** EXERCISE **
Exactly as written, output each of the entries below.
[DATA EXTRACT Boundary: Start]
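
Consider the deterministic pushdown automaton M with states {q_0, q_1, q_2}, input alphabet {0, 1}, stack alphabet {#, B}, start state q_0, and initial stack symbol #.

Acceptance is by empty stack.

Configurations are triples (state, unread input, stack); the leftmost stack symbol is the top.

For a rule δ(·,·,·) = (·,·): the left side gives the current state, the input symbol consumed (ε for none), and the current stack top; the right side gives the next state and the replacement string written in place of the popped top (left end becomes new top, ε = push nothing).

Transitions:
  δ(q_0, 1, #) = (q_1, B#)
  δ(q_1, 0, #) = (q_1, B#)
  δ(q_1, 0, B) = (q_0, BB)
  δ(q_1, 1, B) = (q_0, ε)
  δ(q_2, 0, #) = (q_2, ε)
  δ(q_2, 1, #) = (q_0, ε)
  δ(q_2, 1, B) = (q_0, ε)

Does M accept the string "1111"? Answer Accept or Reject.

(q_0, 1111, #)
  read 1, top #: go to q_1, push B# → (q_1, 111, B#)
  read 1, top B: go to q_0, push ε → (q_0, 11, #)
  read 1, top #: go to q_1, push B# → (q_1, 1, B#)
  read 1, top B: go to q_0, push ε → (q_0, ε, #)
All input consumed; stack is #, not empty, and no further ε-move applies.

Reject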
[DATA EXTRACT Boundary: End]
** ANSWER SECTION **
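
Consider the deterministic pushdown automaton M with states {q_0, q_1, q_2}, input alphabet {0, 1}, stack alphabet {#, B}, start state q_0, and initial stack symbol #.

Acceptance is by empty stack.

Configurations are triples (state, unread input, stack); the leftmost stack symbol is the top.

For a rule δ(·,·,·) = (·,·): the left side gives the current state, the input symbol consumed (ε for none), and the current stack top; the right side gives the next state and the replacement string written in place of the popped top (left end becomes new top, ε = push nothing).

Transitions:
  δ(q_0, 1, #) = (q_1, B#)
  δ(q_1, 0, #) = (q_1, B#)
  δ(q_1, 0, B) = (q_0, BB)
  δ(q_1, 1, B) = (q_0, ε)
  δ(q_2, 0, #) = (q_2, ε)
  δ(q_2, 1, #) = (q_0, ε)
  δ(q_2, 1, B) = (q_0, ε)

Does M accept the string "1111"? Answer Accept or Reject.

(q_0, 1111, #)
  read 1, top #: go to q_1, push B# → (q_1, 111, B#)
  read 1, top B: go to q_0, push ε → (q_0, 11, #)
  read 1, top #: go to q_1, push B# → (q_1, 1, B#)
  read 1, top B: go to q_0, push ε → (q_0, ε, #)
All input consumed; stack is #, not empty, and no further ε-move applies.

Reject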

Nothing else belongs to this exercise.